[Dataset entries]
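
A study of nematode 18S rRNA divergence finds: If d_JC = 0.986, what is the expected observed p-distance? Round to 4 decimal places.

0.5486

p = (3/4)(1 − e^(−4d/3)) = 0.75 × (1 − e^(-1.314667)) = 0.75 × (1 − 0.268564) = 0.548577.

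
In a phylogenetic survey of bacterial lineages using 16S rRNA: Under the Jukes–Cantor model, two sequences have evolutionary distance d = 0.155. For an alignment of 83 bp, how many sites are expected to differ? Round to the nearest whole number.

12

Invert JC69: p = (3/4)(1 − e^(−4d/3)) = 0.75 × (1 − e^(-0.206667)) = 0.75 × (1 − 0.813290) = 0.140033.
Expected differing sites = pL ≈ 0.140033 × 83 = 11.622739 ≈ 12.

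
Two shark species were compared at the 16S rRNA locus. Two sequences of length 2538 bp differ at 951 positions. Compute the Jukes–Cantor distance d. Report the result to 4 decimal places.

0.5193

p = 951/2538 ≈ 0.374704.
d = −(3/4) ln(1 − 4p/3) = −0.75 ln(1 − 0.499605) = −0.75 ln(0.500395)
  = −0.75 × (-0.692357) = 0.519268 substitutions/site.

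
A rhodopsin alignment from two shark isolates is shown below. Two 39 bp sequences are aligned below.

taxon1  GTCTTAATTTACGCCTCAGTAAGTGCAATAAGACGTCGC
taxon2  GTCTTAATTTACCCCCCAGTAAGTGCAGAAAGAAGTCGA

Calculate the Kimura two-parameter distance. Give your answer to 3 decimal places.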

--

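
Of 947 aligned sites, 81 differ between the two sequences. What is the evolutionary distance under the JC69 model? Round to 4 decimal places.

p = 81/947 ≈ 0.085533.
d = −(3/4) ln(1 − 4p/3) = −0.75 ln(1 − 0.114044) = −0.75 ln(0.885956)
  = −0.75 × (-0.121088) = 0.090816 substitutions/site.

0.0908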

EXERCISE DESCRIPTION:
From the data above, output only the lines between the line containing "A study of nematode" and the line containing "Calculate the Kimura", inclusive, exactly as written.

PROBLEM SOLUTION:
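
A study of nematode 18S rRNA divergence finds: If d_JC = 0.986, what is the expected observed p-distance? Round to 4 decimal places.

0.5486

p = (3/4)(1 − e^(−4d/3)) = 0.75 × (1 − e^(-1.314667)) = 0.75 × (1 − 0.268564) = 0.548577.

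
In a phylogenetic survey of bacterial lineages using 16S rRNA: Under the Jukes–Cantor model, two sequences have evolutionary distance d = 0.155. For an alignment of 83 bp, how many sites are expected to differ? Round to the nearest whole number.

12

Invert JC69: p = (3/4)(1 − e^(−4d/3)) = 0.75 × (1 − e^(-0.206667)) = 0.75 × (1 − 0.813290) = 0.140033.
Expected differing sites = pL ≈ 0.140033 × 83 = 11.622739 ≈ 12.

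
Two shark species were compared at the 16S rRNA locus. Two sequences of length 2538 bp differ at 951 positions. Compute the Jukes–Cantor distance d. Report the result to 4 decimal places.

0.5193

p = 951/2538 ≈ 0.374704.
d = −(3/4) ln(1 − 4p/3) = −0.75 ln(1 − 0.499605) = −0.75 ln(0.500395)
  = −0.75 × (-0.692357) = 0.519268 substitutions/site.

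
A rhodopsin alignment from two shark isolates is shown below. Two 39 bp sequences are aligned below.

taxon1  GTCTTAATTTACGCCTCAGTAAGTGCAATAAGACGTCGC
taxon2  GTCTTAATTTACCCCCCAGTAAGTGCAGAAAGAAGTCGA

Calculate the Kimura two-parameter distance. Give your answer to 3 decimal places.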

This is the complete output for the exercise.